Output the lines below from the one containing "After applying this" through the end of the listing, inclusive, exactly as they appear, and nothing further.

§ **Records for this task**:

┌──

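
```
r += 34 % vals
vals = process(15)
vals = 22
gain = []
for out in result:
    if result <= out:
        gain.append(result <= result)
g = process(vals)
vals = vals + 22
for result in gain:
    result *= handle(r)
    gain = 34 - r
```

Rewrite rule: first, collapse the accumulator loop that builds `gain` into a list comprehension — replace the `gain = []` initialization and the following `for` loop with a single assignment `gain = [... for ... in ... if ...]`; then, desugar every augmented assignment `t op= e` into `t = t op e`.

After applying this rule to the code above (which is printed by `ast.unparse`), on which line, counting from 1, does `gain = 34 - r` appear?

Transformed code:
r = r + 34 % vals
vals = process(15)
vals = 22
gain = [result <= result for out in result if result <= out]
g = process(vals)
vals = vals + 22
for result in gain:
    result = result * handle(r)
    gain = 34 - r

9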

└──

§ **Response**:
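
After applying this rule to the code above (which is printed by `ast.unparse`), on which line, counting from 1, does `gain = 34 - r` appear?

Transformed code:
r = r + 34 % vals
vals = process(15)
vals = 22
gain = [result <= result for out in result if result <= out]
g = process(vals)
vals = vals + 22
for result in gain:
    result = result * handle(r)
    gain = 34 - r

9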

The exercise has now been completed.